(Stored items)
=== Begin Enclosure ===

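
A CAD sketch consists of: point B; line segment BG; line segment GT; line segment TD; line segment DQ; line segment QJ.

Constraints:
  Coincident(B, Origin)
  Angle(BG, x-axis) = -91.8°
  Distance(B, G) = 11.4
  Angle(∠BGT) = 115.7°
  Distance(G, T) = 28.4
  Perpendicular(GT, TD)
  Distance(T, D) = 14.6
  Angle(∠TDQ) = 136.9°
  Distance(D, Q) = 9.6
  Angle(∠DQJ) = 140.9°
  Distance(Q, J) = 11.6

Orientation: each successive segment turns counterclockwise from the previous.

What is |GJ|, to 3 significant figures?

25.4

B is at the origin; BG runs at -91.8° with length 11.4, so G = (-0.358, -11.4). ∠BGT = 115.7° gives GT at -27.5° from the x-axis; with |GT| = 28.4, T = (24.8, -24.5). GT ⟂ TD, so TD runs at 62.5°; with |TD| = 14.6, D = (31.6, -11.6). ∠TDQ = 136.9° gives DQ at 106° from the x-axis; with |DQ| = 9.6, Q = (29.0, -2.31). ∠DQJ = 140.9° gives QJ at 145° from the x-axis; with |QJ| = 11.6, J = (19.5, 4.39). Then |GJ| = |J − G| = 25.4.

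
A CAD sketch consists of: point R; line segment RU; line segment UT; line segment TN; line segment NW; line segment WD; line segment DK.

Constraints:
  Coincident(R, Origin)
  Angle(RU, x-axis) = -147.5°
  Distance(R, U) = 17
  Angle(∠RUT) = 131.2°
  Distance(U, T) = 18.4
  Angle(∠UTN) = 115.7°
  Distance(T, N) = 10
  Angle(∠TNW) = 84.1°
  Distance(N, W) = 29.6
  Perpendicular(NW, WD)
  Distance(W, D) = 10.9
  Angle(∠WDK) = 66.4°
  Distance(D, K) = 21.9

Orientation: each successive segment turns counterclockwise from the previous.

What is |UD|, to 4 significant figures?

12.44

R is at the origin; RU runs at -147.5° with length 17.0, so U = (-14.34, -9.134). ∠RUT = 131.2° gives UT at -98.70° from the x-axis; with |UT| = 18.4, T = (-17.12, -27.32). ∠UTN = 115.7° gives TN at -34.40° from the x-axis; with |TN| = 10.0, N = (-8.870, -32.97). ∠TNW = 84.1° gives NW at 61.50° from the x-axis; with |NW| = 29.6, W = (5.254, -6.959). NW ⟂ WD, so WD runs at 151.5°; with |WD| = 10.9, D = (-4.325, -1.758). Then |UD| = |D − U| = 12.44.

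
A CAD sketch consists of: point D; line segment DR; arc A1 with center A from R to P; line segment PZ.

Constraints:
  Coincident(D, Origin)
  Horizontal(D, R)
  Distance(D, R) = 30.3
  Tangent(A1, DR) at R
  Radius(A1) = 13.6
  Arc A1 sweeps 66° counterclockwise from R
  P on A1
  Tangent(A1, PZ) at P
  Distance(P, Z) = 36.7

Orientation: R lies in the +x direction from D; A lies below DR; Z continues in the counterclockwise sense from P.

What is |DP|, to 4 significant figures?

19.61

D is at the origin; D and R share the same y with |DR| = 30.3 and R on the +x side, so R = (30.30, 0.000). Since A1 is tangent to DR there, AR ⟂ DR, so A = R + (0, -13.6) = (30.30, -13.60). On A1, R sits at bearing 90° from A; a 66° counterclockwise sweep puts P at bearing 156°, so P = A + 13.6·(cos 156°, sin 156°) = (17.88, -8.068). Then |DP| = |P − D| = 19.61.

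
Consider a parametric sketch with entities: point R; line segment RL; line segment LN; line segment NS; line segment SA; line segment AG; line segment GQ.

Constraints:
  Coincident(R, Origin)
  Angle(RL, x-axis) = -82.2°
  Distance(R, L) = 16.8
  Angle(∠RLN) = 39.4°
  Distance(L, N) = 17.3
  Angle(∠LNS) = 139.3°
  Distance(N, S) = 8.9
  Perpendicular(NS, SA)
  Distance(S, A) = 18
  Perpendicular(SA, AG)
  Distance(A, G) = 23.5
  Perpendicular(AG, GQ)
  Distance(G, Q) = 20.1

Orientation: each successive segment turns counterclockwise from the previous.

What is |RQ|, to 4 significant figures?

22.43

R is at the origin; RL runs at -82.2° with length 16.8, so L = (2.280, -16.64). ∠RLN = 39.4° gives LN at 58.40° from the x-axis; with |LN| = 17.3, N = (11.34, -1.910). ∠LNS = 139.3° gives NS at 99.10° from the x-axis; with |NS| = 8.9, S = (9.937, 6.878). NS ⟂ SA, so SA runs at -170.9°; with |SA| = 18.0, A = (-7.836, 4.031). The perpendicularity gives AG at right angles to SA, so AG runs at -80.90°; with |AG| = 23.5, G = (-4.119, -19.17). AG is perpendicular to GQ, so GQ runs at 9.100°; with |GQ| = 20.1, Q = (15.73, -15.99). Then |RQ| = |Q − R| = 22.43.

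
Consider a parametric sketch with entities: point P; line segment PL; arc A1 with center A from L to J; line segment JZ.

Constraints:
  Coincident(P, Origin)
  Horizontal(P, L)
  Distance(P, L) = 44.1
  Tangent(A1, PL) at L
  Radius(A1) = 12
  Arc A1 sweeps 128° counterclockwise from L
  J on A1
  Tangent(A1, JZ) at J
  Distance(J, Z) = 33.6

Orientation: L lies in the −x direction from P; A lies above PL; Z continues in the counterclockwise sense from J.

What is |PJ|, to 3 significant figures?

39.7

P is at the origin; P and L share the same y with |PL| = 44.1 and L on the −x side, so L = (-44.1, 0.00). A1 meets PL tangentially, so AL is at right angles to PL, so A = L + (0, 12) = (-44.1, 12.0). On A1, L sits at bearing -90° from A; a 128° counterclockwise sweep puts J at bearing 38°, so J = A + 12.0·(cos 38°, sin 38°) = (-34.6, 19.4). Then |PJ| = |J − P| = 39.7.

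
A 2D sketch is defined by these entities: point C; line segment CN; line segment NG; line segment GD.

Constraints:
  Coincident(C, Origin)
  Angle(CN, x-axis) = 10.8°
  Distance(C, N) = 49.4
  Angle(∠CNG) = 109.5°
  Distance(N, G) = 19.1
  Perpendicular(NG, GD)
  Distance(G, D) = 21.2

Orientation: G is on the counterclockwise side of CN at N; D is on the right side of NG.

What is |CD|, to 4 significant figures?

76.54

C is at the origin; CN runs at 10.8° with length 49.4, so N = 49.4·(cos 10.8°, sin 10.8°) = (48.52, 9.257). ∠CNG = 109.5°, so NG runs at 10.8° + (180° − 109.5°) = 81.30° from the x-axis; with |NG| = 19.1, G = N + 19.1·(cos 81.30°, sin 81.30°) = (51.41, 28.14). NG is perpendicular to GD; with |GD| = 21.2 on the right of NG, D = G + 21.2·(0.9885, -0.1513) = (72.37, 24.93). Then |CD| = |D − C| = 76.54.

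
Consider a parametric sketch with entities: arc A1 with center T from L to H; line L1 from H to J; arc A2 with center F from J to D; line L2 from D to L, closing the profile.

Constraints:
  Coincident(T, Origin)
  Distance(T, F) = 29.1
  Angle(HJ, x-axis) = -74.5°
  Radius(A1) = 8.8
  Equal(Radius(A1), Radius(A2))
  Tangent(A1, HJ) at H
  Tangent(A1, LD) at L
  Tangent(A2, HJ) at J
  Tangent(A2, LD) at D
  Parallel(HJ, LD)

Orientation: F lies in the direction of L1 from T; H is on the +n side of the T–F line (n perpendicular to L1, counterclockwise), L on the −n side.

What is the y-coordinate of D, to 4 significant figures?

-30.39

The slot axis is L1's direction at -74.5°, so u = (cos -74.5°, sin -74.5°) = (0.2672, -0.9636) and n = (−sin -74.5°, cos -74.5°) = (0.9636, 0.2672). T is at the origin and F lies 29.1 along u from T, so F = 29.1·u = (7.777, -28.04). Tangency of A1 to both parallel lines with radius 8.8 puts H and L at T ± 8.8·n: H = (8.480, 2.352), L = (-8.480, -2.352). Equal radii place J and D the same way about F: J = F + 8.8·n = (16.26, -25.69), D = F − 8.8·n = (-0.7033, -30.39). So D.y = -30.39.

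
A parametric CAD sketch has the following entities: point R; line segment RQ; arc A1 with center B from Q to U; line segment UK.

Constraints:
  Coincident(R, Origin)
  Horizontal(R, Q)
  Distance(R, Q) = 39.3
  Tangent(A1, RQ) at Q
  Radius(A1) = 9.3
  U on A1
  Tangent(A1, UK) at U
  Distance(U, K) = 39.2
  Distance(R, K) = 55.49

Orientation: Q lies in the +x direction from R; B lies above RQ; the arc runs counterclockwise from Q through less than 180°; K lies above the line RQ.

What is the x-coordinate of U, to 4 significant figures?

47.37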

=== End Enclosure ===

**About this task**
Pull every line holding "center" out of the records.

**Result below**
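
A CAD sketch consists of: point D; line segment DR; arc A1 with center A from R to P; line segment PZ.
Consider a parametric sketch with entities: point P; line segment PL; arc A1 with center A from L to J; line segment JZ.
Consider a parametric sketch with entities: arc A1 with center T from L to H; line L1 from H to J; arc A2 with center F from J to D; line L2 from D to L, closing the profile.
A parametric CAD sketch has the following entities: point R; line segment RQ; arc A1 with center B from Q to U; line segment UK.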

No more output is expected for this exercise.